▶ Task directions: Extract, from the listing that follows, each line containing the word "reviewing".

§

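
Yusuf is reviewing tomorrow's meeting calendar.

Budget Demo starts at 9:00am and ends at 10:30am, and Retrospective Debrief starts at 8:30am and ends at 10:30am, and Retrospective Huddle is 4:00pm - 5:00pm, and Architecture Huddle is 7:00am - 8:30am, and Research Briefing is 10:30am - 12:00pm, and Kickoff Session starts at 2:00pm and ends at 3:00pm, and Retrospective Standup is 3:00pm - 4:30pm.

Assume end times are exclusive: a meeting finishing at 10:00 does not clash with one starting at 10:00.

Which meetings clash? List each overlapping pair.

Sorted by start: Architecture Huddle, Retrospective Debrief, Budget Demo, Research Briefing, Kickoff Session, Retrospective Standup, Retrospective Huddle.
Retrospective Debrief starts exactly when Architecture Huddle ends (back-to-back, no overlap), so nothing later overlaps Architecture Huddle either.
Budget Demo starts before Retrospective Debrief ends → Retrospective Debrief and Budget Demo overlap.
Research Briefing starts exactly when Retrospective Debrief ends (back-to-back, no overlap), so nothing later overlaps Retrospective Debrief either.
Research Briefing starts exactly when Budget Demo ends (back-to-back, no overlap), so nothing later overlaps Budget Demo either.
Kickoff Session starts after Research Briefing ends, so nothing later overlaps Research Briefing either.
Retrospective Standup starts exactly when Kickoff Session ends (back-to-back, no overlap), so nothing later overlaps Kickoff Session either.
Retrospective Huddle starts before Retrospective Standup ends → Retrospective Standup and Retrospective Huddle overlap.

Budget Demo & Retrospective Debrief, Retrospective Huddle & Retrospective Standup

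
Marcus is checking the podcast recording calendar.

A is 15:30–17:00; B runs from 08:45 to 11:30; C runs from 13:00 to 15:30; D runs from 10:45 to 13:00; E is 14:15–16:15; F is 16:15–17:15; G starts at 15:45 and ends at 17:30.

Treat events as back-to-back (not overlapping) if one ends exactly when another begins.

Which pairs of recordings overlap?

Check each pair: they overlap iff neither finishes before the other starts.
Sorted by start: B, D, C, E, A, G, F.
D starts before B ends → B and D overlap.
C starts after B ends; B is clear from here.
C starts exactly when D ends (back-to-back, no overlap); D is clear from here.
E starts before C ends → C and E overlap.
A starts exactly when C ends (back-to-back, no overlap); C is clear from here.
A starts before E ends → E and A overlap.
G starts before E ends → E and G overlap.
F starts exactly when E ends (back-to-back, no overlap).
G starts before A ends → A and G overlap.
F starts before A ends → A and F overlap.
F starts before G ends → G and F overlap.

A & E, A & F, A & G, B & D, C & E, E & G, F & G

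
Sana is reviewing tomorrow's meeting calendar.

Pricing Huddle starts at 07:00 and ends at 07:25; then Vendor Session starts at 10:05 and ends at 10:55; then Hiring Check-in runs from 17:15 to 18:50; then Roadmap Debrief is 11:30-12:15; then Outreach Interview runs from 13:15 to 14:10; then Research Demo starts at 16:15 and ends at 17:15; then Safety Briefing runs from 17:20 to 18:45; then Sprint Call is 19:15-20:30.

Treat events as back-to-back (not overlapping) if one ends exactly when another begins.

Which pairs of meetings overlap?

Hiring Check-in & Safety Briefing

Sorted by start: Pricing Huddle, Vendor Session, Roadmap Debrief, Outreach Interview, Research Demo, Hiring Check-in, Safety Briefing, Sprint Call.
Vendor Session starts after Pricing Huddle ends, so Pricing Huddle has no further overlaps.
Roadmap Debrief starts after Vendor Session ends, so Vendor Session has no further overlaps.
Outreach Interview starts after Roadmap Debrief ends, so Roadmap Debrief has no further overlaps.
Research Demo starts after Outreach Interview ends, so Outreach Interview has no further overlaps.
Hiring Check-in starts exactly when Research Demo ends (back-to-back, no overlap), so Research Demo has no further overlaps.
Safety Briefing starts before Hiring Check-in ends → Hiring Check-in and Safety Briefing overlap.
Sprint Call starts after Hiring Check-in ends.
Sprint Call starts after Safety Briefing ends.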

§

▶ Expected answer:
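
Yusuf is reviewing tomorrow's meeting calendar.
Sana is reviewing tomorrow's meeting calendar.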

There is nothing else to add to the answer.